Given data START

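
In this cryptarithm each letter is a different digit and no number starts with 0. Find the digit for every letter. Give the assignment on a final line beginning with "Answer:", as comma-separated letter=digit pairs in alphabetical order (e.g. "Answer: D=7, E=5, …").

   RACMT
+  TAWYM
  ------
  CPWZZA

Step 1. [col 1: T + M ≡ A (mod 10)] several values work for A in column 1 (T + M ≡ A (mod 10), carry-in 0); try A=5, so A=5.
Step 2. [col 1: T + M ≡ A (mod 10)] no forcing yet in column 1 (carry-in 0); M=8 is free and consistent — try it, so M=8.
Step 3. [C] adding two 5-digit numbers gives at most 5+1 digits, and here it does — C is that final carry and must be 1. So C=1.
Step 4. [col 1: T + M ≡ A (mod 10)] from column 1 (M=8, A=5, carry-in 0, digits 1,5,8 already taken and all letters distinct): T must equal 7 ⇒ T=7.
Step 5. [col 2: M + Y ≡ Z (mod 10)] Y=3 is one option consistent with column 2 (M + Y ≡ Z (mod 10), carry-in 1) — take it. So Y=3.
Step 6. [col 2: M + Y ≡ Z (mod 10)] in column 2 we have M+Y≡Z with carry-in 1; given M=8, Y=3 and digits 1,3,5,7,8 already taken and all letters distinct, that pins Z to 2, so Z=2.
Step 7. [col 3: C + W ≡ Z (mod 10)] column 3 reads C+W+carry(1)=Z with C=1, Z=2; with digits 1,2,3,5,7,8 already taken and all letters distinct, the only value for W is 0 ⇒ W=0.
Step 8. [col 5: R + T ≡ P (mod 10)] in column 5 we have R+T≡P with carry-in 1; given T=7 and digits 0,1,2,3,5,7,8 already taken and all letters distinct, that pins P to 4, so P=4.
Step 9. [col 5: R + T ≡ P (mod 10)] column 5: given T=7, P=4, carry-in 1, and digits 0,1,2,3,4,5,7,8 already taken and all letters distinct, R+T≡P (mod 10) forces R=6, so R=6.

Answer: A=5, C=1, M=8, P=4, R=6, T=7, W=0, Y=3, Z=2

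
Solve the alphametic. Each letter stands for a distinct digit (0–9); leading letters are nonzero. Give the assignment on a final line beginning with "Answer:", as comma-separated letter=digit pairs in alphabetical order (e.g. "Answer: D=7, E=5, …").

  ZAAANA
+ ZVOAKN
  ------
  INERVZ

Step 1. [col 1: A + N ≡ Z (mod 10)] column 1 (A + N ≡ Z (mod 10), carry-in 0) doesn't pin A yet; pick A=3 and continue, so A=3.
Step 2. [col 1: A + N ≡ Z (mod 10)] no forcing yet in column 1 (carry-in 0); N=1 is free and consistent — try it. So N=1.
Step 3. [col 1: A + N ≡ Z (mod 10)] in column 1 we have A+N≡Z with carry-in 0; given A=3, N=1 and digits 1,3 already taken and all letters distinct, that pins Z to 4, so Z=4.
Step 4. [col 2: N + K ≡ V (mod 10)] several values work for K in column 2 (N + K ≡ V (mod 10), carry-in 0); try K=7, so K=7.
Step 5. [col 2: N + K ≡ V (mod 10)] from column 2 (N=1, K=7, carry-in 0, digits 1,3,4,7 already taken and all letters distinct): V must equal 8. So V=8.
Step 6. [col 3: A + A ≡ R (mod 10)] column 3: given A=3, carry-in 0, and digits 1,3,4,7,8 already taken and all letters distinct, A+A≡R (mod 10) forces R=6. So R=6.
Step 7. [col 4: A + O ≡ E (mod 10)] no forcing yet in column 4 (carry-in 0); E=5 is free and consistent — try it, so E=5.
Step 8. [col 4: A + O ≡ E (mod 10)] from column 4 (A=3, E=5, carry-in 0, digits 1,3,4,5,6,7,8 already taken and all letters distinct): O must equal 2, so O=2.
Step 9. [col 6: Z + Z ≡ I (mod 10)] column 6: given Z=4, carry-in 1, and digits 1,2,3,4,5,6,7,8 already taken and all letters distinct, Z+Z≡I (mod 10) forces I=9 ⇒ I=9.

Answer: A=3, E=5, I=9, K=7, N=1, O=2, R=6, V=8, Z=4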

Given data END
Given data START

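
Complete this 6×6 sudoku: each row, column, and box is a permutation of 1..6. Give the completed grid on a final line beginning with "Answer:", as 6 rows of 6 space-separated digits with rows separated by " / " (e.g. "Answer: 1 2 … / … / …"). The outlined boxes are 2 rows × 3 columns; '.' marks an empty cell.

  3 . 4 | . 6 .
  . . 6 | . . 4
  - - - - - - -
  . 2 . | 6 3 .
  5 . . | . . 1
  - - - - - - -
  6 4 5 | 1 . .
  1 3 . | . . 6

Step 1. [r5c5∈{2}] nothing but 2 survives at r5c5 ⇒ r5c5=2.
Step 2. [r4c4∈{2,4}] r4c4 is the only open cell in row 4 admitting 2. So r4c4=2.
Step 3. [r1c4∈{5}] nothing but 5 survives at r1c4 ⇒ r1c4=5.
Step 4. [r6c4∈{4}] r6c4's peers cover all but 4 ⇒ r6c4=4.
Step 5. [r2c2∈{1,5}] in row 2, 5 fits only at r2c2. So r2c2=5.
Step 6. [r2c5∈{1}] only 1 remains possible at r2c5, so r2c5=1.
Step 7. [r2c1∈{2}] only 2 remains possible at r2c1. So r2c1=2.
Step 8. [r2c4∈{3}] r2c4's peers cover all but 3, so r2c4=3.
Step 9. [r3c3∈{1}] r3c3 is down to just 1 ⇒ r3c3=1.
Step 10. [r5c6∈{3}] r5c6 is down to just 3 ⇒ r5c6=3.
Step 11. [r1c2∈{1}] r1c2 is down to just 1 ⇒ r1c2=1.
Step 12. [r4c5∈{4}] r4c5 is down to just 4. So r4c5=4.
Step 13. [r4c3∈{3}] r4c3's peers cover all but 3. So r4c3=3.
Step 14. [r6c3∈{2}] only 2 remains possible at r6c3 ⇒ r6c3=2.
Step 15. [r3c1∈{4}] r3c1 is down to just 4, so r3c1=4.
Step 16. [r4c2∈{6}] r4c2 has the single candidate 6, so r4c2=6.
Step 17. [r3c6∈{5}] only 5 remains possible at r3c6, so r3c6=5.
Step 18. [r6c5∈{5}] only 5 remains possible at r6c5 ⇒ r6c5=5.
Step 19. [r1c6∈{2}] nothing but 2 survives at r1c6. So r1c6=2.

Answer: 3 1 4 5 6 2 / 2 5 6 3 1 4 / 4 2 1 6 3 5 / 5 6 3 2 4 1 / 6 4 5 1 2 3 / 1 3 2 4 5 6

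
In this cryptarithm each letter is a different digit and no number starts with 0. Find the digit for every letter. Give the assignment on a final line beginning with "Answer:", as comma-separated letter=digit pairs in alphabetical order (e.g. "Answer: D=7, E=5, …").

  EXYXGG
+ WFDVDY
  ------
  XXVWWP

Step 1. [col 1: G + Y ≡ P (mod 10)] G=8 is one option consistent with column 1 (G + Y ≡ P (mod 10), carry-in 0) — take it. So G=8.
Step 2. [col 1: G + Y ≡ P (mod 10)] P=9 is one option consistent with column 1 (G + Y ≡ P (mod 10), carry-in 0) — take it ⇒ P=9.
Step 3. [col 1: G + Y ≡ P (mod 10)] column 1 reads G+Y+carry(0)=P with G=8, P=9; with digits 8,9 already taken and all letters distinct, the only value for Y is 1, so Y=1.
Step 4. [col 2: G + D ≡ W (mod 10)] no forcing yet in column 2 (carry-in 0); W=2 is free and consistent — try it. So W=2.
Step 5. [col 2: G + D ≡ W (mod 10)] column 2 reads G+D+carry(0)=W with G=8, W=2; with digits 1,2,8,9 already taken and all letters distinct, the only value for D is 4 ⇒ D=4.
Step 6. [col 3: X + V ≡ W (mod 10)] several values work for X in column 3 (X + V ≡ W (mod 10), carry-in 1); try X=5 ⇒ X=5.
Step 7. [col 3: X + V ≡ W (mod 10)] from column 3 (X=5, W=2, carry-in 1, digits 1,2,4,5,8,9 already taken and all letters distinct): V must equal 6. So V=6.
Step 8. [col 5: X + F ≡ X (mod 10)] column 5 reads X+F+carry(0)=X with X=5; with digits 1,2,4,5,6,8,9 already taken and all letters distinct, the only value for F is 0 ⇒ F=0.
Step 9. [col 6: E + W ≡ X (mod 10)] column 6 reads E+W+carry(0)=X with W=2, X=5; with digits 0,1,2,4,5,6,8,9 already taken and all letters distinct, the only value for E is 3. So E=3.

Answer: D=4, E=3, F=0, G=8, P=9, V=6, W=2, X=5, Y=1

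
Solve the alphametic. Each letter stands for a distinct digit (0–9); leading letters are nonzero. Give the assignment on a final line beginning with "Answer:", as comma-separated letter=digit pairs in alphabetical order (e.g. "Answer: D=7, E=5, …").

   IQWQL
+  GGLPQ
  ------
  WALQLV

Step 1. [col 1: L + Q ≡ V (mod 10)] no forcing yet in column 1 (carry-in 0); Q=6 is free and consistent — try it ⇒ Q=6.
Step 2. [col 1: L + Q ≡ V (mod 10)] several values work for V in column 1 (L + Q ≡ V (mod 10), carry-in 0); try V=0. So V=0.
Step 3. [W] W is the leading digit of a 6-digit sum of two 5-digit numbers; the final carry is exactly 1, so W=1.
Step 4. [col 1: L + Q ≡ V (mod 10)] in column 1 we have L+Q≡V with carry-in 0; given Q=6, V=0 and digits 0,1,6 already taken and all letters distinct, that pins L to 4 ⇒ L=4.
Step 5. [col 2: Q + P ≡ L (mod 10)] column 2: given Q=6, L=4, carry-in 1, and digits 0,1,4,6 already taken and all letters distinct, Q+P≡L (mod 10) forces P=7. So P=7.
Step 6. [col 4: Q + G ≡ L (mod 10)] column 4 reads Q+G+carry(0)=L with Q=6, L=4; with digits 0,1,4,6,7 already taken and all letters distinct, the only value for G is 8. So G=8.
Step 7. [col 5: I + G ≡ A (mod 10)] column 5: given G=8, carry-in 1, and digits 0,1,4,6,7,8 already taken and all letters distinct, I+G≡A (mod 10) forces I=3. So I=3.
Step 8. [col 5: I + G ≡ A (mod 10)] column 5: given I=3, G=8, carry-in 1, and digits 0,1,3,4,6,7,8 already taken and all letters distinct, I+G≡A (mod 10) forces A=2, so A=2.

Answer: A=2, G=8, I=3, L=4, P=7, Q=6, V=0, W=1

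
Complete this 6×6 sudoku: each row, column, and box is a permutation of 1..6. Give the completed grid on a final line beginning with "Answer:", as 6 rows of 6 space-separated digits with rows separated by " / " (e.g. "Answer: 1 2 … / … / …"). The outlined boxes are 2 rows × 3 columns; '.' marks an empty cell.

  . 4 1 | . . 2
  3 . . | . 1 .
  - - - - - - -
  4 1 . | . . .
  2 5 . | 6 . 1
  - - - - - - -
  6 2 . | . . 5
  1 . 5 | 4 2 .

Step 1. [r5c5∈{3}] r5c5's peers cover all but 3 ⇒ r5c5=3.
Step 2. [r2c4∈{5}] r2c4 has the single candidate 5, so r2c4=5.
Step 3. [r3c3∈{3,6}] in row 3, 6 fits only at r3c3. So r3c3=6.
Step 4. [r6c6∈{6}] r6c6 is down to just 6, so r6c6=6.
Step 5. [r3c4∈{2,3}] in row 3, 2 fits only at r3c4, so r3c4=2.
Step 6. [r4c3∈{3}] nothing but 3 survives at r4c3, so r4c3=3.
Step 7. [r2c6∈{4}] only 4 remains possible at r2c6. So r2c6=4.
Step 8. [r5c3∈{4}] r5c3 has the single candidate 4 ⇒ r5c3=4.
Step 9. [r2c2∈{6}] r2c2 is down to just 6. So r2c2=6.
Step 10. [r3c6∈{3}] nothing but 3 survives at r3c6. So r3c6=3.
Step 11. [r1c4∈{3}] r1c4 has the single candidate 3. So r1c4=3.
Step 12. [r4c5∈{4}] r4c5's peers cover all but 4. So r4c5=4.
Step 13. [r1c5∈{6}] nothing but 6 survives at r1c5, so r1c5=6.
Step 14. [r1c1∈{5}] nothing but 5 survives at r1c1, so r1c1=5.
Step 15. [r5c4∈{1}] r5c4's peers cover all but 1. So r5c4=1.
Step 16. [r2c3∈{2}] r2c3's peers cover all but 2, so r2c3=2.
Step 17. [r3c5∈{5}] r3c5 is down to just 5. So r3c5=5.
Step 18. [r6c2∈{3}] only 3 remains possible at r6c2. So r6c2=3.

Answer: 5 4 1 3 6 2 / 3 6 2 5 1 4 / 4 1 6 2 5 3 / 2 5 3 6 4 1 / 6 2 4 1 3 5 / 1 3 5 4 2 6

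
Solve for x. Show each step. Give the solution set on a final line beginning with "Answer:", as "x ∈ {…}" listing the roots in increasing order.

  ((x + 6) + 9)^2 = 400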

Given data END
Given data START

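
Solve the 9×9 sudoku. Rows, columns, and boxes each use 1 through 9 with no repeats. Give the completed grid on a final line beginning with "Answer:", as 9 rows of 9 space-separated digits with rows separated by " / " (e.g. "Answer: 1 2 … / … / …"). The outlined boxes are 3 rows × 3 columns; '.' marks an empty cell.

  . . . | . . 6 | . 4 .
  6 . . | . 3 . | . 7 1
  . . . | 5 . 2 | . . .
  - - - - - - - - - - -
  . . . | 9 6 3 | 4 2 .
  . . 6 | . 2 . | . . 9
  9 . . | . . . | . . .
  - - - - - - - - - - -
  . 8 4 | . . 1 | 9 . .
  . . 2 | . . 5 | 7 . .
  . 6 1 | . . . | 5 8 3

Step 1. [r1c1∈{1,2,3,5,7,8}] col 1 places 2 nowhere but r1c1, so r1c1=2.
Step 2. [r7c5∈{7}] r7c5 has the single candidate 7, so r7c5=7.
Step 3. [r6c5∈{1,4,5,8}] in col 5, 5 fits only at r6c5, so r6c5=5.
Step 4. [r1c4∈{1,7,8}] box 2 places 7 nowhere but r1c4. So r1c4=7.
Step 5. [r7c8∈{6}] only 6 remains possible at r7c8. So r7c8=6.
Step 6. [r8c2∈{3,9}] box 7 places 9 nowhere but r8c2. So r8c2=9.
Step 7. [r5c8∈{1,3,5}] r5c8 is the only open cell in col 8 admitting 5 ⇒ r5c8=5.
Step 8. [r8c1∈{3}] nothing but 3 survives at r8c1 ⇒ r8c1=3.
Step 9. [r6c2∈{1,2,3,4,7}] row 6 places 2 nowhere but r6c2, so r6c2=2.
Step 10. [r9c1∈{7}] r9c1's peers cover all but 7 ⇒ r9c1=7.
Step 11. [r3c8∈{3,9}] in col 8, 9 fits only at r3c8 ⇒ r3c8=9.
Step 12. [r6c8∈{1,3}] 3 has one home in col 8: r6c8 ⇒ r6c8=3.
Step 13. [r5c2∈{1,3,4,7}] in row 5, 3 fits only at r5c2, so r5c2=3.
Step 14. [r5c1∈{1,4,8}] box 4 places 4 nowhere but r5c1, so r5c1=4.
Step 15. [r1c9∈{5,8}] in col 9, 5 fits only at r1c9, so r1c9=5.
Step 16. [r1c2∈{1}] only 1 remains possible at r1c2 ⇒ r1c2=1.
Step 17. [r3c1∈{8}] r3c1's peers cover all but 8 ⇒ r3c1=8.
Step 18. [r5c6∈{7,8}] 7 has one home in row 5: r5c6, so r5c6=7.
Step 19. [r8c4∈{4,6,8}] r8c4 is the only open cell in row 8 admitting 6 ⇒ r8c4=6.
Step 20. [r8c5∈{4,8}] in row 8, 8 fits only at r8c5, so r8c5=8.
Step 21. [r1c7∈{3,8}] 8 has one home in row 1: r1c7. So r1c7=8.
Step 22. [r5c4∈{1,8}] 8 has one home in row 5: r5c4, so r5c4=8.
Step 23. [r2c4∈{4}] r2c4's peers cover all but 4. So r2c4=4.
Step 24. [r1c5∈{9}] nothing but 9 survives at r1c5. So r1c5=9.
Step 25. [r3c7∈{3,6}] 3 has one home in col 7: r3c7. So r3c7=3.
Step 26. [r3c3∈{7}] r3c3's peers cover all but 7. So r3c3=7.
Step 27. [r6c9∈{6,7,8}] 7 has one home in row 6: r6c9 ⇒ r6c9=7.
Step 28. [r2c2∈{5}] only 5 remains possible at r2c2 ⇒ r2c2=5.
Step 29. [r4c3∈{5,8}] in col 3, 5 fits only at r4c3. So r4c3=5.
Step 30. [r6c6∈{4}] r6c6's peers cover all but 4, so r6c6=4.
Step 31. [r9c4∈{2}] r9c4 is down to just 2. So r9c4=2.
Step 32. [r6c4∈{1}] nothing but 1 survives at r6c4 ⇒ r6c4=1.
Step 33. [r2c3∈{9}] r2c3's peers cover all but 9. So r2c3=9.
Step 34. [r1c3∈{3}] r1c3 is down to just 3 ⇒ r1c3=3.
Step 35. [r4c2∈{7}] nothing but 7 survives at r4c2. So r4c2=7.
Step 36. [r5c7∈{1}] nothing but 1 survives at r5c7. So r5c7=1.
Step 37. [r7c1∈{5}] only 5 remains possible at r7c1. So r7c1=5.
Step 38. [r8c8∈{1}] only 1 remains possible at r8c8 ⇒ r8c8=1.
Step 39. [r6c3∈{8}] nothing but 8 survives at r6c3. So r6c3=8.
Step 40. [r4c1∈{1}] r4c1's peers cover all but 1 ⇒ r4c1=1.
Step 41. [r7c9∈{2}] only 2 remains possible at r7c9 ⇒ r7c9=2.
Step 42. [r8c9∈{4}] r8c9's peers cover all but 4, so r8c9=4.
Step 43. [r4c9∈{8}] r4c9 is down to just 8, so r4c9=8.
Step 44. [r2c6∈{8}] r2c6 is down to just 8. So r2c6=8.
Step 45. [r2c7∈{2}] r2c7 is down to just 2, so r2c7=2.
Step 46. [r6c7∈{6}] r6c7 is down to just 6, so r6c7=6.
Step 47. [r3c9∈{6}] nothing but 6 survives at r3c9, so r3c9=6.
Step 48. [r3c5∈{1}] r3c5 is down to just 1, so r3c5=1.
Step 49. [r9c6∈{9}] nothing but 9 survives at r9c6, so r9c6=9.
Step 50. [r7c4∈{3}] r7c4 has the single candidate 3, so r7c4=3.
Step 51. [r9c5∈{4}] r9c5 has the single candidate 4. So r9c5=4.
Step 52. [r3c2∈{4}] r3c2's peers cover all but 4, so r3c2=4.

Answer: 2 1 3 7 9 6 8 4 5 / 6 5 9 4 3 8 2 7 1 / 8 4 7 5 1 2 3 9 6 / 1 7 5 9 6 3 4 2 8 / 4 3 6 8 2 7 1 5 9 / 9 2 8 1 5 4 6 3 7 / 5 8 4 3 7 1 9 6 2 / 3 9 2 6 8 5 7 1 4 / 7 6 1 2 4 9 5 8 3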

Given data END

• _Task objective_:
Look above for the line with "Solve for x." and the line with "((x + 6) + 9)^2 = 400"; transcribe both and all lines in between, exactly, and nothing else.

• _Answer for the task_:
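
Solve for x. Show each step. Give the solution set on a final line beginning with "Answer:", as "x ∈ {…}" listing the roots in increasing order.

  ((x + 6) + 9)^2 = 400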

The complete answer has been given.